Saved data entries:
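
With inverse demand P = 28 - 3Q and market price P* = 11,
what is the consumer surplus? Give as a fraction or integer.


Maximum willingness to pay (at Q=0): P_max = 28
Quantity demanded at P* = 11:
Q* = (28 - 11)/3 = 17/3
CS = (1/2) * Q* * (P_max - P*)
CS = (1/2) * 17/3 * (28 - 11)
CS = (1/2) * 17/3 * 17 = 289/6

289/6


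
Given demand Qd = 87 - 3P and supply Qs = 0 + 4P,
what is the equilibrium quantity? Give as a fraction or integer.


First find equilibrium price:
87 - 3P = 0 + 4P
P* = 87/7 = 87/7
Then substitute into demand:
Q* = 87 - 3 * 87/7 = 348/7

348/7


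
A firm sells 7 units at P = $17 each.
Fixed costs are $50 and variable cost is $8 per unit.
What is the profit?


Total Revenue = P * Q = 17 * 7 = $119
Total Cost = FC + VC*Q = 50 + 8*7 = $106
Profit = TR - TC = 119 - 106 = $13

$13


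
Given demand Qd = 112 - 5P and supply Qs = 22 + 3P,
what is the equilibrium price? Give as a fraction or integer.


At equilibrium, Qd = Qs.
112 - 5P = 22 + 3P
112 - 22 = 5P + 3P
90 = 8P
P* = 90/8 = 45/4

45/4


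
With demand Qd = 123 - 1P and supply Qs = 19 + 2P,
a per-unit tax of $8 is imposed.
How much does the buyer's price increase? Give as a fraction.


With a per-unit tax, the buyer's price increase depends on relative slopes.
Supply slope: d = 2, Demand slope: b = 1
Buyer's price increase = d * tax / (b + d)
= 2 * 8 / (1 + 2)
= 16 / 3 = 16/3

16/3


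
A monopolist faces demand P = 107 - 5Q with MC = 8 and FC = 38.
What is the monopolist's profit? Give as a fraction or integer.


MR = MC: 107 - 10Q = 8
Q* = 99/10
P* = 107 - 5*99/10 = 115/2
Profit = (P* - MC)*Q* - FC
= (115/2 - 8)*99/10 - 38
= 99/2*99/10 - 38
= 9801/20 - 38 = 9041/20

9041/20


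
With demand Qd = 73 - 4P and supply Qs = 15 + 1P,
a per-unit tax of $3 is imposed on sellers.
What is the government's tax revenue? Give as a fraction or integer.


With tax on sellers, new supply: Qs' = 15 + 1(P - 3)
= 12 + 1P
New equilibrium quantity:
Q_new = 121/5
Tax revenue = tax * Q_new = 3 * 121/5 = 363/5

363/5


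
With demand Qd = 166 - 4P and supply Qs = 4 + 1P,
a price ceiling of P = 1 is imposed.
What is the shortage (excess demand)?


At P = 1:
Qd = 166 - 4*1 = 162
Qs = 4 + 1*1 = 5
Shortage = Qd - Qs = 162 - 5 = 157

157


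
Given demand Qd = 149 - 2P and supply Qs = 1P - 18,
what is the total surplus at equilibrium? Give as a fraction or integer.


Find equilibrium: 149 - 2P = 1P - 18
149 + 18 = 3P
P* = 167/3 = 167/3
Q* = 1*167/3 - 18 = 113/3
Inverse demand: P = 149/2 - Q/2, so P_max = 149/2
Inverse supply: P = 18 + Q/1, so P_min = 18
CS = (1/2) * 113/3 * (149/2 - 167/3) = 12769/36
PS = (1/2) * 113/3 * (167/3 - 18) = 12769/18
TS = CS + PS = 12769/36 + 12769/18 = 12769/12

12769/12


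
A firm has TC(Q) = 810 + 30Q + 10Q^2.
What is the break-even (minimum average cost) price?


AC(Q) = 810/Q + 30 + 10Q
To minimize: dAC/dQ = -810/Q^2 + 10 = 0
Q^2 = 810/10 = 81
Q* = 9
Min AC = 810/9 + 30 + 10*9
Min AC = 90 + 30 + 90 = 210

210


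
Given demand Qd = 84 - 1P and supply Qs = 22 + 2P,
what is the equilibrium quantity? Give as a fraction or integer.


First find equilibrium price:
84 - 1P = 22 + 2P
P* = 62/3 = 62/3
Then substitute into demand:
Q* = 84 - 1 * 62/3 = 190/3

190/3


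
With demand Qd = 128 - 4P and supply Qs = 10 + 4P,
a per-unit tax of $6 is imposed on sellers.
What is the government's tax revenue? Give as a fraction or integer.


With tax on sellers, new supply: Qs' = 10 + 4(P - 6)
= 4P - 14
New equilibrium quantity:
Q_new = 57
Tax revenue = tax * Q_new = 6 * 57 = 342

342


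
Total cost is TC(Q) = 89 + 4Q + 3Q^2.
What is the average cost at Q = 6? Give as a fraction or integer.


TC(6) = 89 + 4*6 + 3*6^2
TC(6) = 89 + 24 + 108 = 221
AC = TC/Q = 221/6 = 221/6

221/6


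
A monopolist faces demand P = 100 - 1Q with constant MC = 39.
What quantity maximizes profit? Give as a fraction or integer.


TR = P*Q = (100 - 1Q)Q = 100Q - 1Q^2
MR = dTR/dQ = 100 - 2Q
Set MR = MC:
100 - 2Q = 39
61 = 2Q
Q* = 61/2 = 61/2

61/2


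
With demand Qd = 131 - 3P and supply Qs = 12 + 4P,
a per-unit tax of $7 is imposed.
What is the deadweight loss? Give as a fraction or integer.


Pre-tax equilibrium quantity: Q* = 80
Post-tax equilibrium quantity: Q_tax = 68
Reduction in quantity: Q* - Q_tax = 12
DWL = (1/2) * tax * (Q* - Q_tax)
DWL = (1/2) * 7 * 12 = 42

42


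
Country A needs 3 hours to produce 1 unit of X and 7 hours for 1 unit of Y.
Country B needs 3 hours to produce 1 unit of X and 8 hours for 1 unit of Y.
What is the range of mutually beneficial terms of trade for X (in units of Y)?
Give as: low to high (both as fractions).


Opportunity cost of X for Country A = hours_X / hours_Y = 3/7 = 3/7 units of Y
Opportunity cost of X for Country B = hours_X / hours_Y = 3/8 = 3/8 units of Y
Terms of trade must be between the two opportunity costs.
Range: 3/8 to 3/7

3/8 to 3/7


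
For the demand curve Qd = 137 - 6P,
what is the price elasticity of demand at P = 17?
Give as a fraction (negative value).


dQ/dP = -6
At P = 17: Q = 137 - 6*17 = 35
E = (dQ/dP)(P/Q) = (-6)(17/35) = -102/35

-102/35


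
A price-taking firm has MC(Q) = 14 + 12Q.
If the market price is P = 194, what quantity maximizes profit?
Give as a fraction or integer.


In perfect competition, profit is maximized where P = MC.
194 = 14 + 12Q
180 = 12Q
Q* = 180/12 = 15

15


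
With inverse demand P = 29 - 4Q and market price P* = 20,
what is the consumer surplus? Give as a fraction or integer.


Maximum willingness to pay (at Q=0): P_max = 29
Quantity demanded at P* = 20:
Q* = (29 - 20)/4 = 9/4
CS = (1/2) * Q* * (P_max - P*)
CS = (1/2) * 9/4 * (29 - 20)
CS = (1/2) * 9/4 * 9 = 81/8

81/8


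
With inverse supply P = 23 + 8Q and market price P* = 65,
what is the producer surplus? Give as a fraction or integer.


Minimum supply price (at Q=0): P_min = 23
Quantity supplied at P* = 65:
Q* = (65 - 23)/8 = 21/4
PS = (1/2) * Q* * (P* - P_min)
PS = (1/2) * 21/4 * (65 - 23)
PS = (1/2) * 21/4 * 42 = 441/4

441/4


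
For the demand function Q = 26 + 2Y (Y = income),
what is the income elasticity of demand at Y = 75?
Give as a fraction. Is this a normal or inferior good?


dQ/dY = 2
At Y = 75: Q = 26 + 2*75 = 176
Ey = (dQ/dY)(Y/Q) = 2 * 75 / 176 = 75/88
Since Ey > 0, this is a normal good.

75/88 (normal good)


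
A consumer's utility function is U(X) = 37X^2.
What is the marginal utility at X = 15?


MU = dU/dX = 37*2*X^(2-1)
MU = 74*X^1
At X = 15:
MU = 74 * 15^1
MU = 74 * 15 = 1110

1110


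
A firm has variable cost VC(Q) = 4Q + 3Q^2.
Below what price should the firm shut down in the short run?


AVC(Q) = VC(Q)/Q = 4 + 3Q
AVC is increasing in Q, so minimum AVC is at Q -> 0+.
Min AVC = 4
The firm should shut down if P < 4.

4


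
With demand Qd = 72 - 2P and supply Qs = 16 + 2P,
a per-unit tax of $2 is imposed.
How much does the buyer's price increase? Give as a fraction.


With a per-unit tax, the buyer's price increase depends on relative slopes.
Supply slope: d = 2, Demand slope: b = 2
Buyer's price increase = d * tax / (b + d)
= 2 * 2 / (2 + 2)
= 4 / 4 = 1

1


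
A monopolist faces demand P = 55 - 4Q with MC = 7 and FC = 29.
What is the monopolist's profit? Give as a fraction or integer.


MR = MC: 55 - 8Q = 7
Q* = 6
P* = 55 - 4*6 = 31
Profit = (P* - MC)*Q* - FC
= (31 - 7)*6 - 29
= 24*6 - 29
= 144 - 29 = 115

115


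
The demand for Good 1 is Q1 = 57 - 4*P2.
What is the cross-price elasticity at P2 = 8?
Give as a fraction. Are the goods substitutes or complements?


dQ1/dP2 = -4
At P2 = 8: Q1 = 57 - 4*8 = 25
Exy = (dQ1/dP2)(P2/Q1) = -4 * 8 / 25 = -32/25
Since Exy < 0, the goods are complements.

-32/25 (complements)


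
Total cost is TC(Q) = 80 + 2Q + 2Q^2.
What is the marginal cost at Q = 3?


MC = dTC/dQ = 2 + 2*2*Q
At Q = 3:
MC = 2 + 4*3
MC = 2 + 12 = 14

14


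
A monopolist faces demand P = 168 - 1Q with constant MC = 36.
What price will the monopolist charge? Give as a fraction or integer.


MR = 168 - 2Q
Set MR = MC: 168 - 2Q = 36
Q* = 66
Substitute into demand:
P* = 168 - 1*66 = 102

102


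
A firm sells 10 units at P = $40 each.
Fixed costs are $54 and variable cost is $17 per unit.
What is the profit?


Total Revenue = P * Q = 40 * 10 = $400
Total Cost = FC + VC*Q = 54 + 17*10 = $224
Profit = TR - TC = 400 - 224 = $176

$176


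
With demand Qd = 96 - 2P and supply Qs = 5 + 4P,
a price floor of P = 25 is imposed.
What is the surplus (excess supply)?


At P = 25:
Qd = 96 - 2*25 = 46
Qs = 5 + 4*25 = 105
Surplus = Qs - Qd = 105 - 46 = 59

59


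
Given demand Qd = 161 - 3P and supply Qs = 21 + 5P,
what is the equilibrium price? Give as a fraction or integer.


At equilibrium, Qd = Qs.
161 - 3P = 21 + 5P
161 - 21 = 3P + 5P
140 = 8P
P* = 140/8 = 35/2

35/2


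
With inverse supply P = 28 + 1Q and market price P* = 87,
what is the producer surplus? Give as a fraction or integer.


Minimum supply price (at Q=0): P_min = 28
Quantity supplied at P* = 87:
Q* = (87 - 28)/1 = 59
PS = (1/2) * Q* * (P* - P_min)
PS = (1/2) * 59 * (87 - 28)
PS = (1/2) * 59 * 59 = 3481/2

3481/2


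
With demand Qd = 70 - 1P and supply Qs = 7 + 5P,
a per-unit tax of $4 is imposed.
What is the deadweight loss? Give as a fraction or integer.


Pre-tax equilibrium quantity: Q* = 119/2
Post-tax equilibrium quantity: Q_tax = 337/6
Reduction in quantity: Q* - Q_tax = 10/3
DWL = (1/2) * tax * (Q* - Q_tax)
DWL = (1/2) * 4 * 10/3 = 20/3

20/3


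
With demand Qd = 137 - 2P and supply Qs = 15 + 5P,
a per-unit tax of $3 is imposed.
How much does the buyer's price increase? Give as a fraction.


With a per-unit tax, the buyer's price increase depends on relative slopes.
Supply slope: d = 5, Demand slope: b = 2
Buyer's price increase = d * tax / (b + d)
= 5 * 3 / (2 + 5)
= 15 / 7 = 15/7

15/7


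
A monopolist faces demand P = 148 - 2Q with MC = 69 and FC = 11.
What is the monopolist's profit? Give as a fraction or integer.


MR = MC: 148 - 4Q = 69
Q* = 79/4
P* = 148 - 2*79/4 = 217/2
Profit = (P* - MC)*Q* - FC
= (217/2 - 69)*79/4 - 11
= 79/2*79/4 - 11
= 6241/8 - 11 = 6153/8

6153/8


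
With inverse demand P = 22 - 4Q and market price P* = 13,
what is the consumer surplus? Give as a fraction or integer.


Maximum willingness to pay (at Q=0): P_max = 22
Quantity demanded at P* = 13:
Q* = (22 - 13)/4 = 9/4
CS = (1/2) * Q* * (P_max - P*)
CS = (1/2) * 9/4 * (22 - 13)
CS = (1/2) * 9/4 * 9 = 81/8

81/8


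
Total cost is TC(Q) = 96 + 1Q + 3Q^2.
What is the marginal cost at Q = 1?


MC = dTC/dQ = 1 + 2*3*Q
At Q = 1:
MC = 1 + 6*1
MC = 1 + 6 = 7

7


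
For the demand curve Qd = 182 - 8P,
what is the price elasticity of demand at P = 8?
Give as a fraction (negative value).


dQ/dP = -8
At P = 8: Q = 182 - 8*8 = 118
E = (dQ/dP)(P/Q) = (-8)(8/118) = -32/59

-32/59


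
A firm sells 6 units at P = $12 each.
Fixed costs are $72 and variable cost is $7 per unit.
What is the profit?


Total Revenue = P * Q = 12 * 6 = $72
Total Cost = FC + VC*Q = 72 + 7*6 = $114
Profit = TR - TC = 72 - 114 = $-42

$-42


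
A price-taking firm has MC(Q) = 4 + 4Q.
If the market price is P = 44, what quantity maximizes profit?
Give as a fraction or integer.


In perfect competition, profit is maximized where P = MC.
44 = 4 + 4Q
40 = 4Q
Q* = 40/4 = 10

10


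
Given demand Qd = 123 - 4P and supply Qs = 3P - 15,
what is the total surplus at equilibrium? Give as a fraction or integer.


Find equilibrium: 123 - 4P = 3P - 15
123 + 15 = 7P
P* = 138/7 = 138/7
Q* = 3*138/7 - 15 = 309/7
Inverse demand: P = 123/4 - Q/4, so P_max = 123/4
Inverse supply: P = 5 + Q/3, so P_min = 5
CS = (1/2) * 309/7 * (123/4 - 138/7) = 95481/392
PS = (1/2) * 309/7 * (138/7 - 5) = 31827/98
TS = CS + PS = 95481/392 + 31827/98 = 31827/56

31827/56


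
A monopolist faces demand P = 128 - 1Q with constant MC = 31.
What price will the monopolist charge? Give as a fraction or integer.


MR = 128 - 2Q
Set MR = MC: 128 - 2Q = 31
Q* = 97/2
Substitute into demand:
P* = 128 - 1*97/2 = 159/2

159/2


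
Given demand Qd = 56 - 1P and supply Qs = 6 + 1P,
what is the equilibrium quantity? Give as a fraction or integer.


First find equilibrium price:
56 - 1P = 6 + 1P
P* = 50/2 = 25
Then substitute into demand:
Q* = 56 - 1 * 25 = 31

31


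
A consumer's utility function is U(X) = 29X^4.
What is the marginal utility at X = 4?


MU = dU/dX = 29*4*X^(4-1)
MU = 116*X^3
At X = 4:
MU = 116 * 4^3
MU = 116 * 64 = 7424

7424


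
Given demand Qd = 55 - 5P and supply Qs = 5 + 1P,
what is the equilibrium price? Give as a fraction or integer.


At equilibrium, Qd = Qs.
55 - 5P = 5 + 1P
55 - 5 = 5P + 1P
50 = 6P
P* = 50/6 = 25/3

25/3


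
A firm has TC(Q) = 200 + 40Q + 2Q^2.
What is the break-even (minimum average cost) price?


AC(Q) = 200/Q + 40 + 2Q
To minimize: dAC/dQ = -200/Q^2 + 2 = 0
Q^2 = 200/2 = 100
Q* = 10
Min AC = 200/10 + 40 + 2*10
Min AC = 20 + 40 + 20 = 80

80


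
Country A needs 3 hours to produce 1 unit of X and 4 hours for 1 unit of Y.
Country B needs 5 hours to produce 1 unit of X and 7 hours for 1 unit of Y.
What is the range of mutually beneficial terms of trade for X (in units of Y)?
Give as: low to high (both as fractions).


Opportunity cost of X for Country A = hours_X / hours_Y = 3/4 = 3/4 units of Y
Opportunity cost of X for Country B = hours_X / hours_Y = 5/7 = 5/7 units of Y
Terms of trade must be between the two opportunity costs.
Range: 5/7 to 3/4

5/7 to 3/4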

* TASK DIRECTIONS *
Tally the lines above containing "market". Answer with the count only.

* YOUR SOLUTION *
7